> **Directions**:
Copy out all the data, word for word.

> **Information given**:
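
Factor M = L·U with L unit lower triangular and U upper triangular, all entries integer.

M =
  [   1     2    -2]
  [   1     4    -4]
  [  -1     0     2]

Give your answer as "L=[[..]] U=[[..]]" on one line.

  r1 -= 1·r0 → [0,2,-2]
  r2 -= -1·r0 → [0,2,0]
  r2 -= 1·r1 → [0,0,2]

L=[[1,0,0],[1,1,0],[-1,1,1]] U=[[1,2,-2],[0,2,-2],[0,0,2]]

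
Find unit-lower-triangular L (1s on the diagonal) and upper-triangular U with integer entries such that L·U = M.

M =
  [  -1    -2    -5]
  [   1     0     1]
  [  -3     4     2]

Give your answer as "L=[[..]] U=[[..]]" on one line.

L=[[1,0,0],[-1,1,0],[3,-5,1]] U=[[-1,-2,-5],[0,-2,-4],[0,0,-3]]

  r1 -= -1·r0 → [0,-2,-4]
  r2 -= 3·r0 → [0,10,17]
  r2 -= -5·r1 → [0,0,-3]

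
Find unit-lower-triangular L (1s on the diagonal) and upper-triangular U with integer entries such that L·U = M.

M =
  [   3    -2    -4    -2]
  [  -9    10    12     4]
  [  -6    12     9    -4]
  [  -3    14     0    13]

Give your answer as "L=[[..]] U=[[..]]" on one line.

L=[[1,0,0,0],[-3,1,0,0],[-2,2,1,0],[-1,3,-4,1]] U=[[3,-2,-4,-2],[0,4,0,-2],[0,0,1,-4],[0,0,0,1]]

  row1 -= -3·row0 → [0,4,0,-2]
  row2 -= -2·row0 → [0,8,1,-8]
  row3 -= -1·row0 → [0,12,-4,11]
  row2 -= 2·row1 → [0,0,1,-4]
  row3 -= 3·row1 → [0,0,-4,17]
  row3 -= -4·row2 → [0,0,0,1]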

> **Written reply**:
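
Factor M = L·U with L unit lower triangular and U upper triangular, all entries integer.

M =
  [   1     2    -2]
  [   1     4    -4]
  [  -1     0     2]

Give your answer as "L=[[..]] U=[[..]]" on one line.

  r1 -= 1·r0 → [0,2,-2]
  r2 -= -1·r0 → [0,2,0]
  r2 -= 1·r1 → [0,0,2]

L=[[1,0,0],[1,1,0],[-1,1,1]] U=[[1,2,-2],[0,2,-2],[0,0,2]]

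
Find unit-lower-triangular L (1s on the diagonal) and upper-triangular U with integer entries such that L·U = M.

M =
  [  -1    -2    -5]
  [   1     0     1]
  [  -3     4     2]

Give your answer as "L=[[..]] U=[[..]]" on one line.

L=[[1,0,0],[-1,1,0],[3,-5,1]] U=[[-1,-2,-5],[0,-2,-4],[0,0,-3]]

  r1 -= -1·r0 → [0,-2,-4]
  r2 -= 3·r0 → [0,10,17]
  r2 -= -5·r1 → [0,0,-3]

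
Find unit-lower-triangular L (1s on the diagonal) and upper-triangular U with integer entries such that L·U = M.

M =
  [   3    -2    -4    -2]
  [  -9    10    12     4]
  [  -6    12     9    -4]
  [  -3    14     0    13]

Give your answer as "L=[[..]] U=[[..]]" on one line.

L=[[1,0,0,0],[-3,1,0,0],[-2,2,1,0],[-1,3,-4,1]] U=[[3,-2,-4,-2],[0,4,0,-2],[0,0,1,-4],[0,0,0,1]]

  row1 -= -3·row0 → [0,4,0,-2]
  row2 -= -2·row0 → [0,8,1,-8]
  row3 -= -1·row0 → [0,12,-4,11]
  row2 -= 2·row1 → [0,0,1,-4]
  row3 -= 3·row1 → [0,0,-4,17]
  row3 -= -4·row2 → [0,0,0,1]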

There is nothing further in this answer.